Prompt —
As the answer, set down the lines below from the one containing "For a newly" through the one containing "For chymotrypsin (Km", exactly and inclusively, and no others.

Stored data entries:
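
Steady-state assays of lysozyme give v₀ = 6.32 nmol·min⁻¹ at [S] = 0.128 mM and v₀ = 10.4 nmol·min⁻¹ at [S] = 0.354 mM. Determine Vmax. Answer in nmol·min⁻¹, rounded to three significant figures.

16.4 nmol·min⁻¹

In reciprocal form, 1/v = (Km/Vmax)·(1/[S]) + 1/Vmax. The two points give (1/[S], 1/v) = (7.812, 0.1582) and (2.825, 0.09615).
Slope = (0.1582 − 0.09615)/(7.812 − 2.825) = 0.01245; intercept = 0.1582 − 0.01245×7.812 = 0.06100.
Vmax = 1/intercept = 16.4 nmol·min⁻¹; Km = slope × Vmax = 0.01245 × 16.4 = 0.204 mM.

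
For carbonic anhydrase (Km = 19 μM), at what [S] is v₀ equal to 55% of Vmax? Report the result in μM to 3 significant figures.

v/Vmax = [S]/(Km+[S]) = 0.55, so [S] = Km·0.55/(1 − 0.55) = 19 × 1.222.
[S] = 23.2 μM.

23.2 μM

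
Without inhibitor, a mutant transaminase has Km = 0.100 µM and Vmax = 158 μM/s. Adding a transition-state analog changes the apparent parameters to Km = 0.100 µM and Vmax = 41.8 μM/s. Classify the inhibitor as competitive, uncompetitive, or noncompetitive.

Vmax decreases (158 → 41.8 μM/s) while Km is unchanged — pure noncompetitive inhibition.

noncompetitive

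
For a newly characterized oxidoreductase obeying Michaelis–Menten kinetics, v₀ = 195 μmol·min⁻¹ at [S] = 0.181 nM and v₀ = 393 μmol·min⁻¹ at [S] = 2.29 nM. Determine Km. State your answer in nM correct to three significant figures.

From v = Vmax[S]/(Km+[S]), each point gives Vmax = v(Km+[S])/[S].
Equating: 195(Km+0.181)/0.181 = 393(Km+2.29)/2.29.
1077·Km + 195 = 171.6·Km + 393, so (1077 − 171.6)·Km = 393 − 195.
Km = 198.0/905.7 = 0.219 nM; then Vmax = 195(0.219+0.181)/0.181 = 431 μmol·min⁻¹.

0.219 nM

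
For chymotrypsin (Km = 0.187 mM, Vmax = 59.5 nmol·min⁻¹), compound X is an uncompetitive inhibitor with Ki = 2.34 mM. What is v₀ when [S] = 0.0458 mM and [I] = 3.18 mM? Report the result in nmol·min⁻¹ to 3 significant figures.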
--
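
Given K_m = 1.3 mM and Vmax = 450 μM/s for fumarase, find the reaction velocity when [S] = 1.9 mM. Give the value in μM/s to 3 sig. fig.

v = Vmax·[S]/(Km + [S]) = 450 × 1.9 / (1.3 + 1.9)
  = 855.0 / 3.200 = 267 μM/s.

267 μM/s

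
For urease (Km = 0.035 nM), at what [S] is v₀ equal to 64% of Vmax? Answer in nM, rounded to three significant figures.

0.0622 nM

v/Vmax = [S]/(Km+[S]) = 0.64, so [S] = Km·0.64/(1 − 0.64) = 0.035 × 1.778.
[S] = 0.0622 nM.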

Expected output —
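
For a newly characterized oxidoreductase obeying Michaelis–Menten kinetics, v₀ = 195 μmol·min⁻¹ at [S] = 0.181 nM and v₀ = 393 μmol·min⁻¹ at [S] = 2.29 nM. Determine Km. State your answer in nM correct to three significant figures.

From v = Vmax[S]/(Km+[S]), each point gives Vmax = v(Km+[S])/[S].
Equating: 195(Km+0.181)/0.181 = 393(Km+2.29)/2.29.
1077·Km + 195 = 171.6·Km + 393, so (1077 − 171.6)·Km = 393 − 195.
Km = 198.0/905.7 = 0.219 nM; then Vmax = 195(0.219+0.181)/0.181 = 431 μmol·min⁻¹.

0.219 nM

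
For chymotrypsin (Km = 0.187 mM, Vmax = 59.5 nmol·min⁻¹), compound X is an uncompetitive inhibitor with Ki = 2.34 mM. What is v₀ when [S] = 0.0458 mM and [I] = 3.18 mM? Report the result in nmol·min⁻¹ to 3 significant figures.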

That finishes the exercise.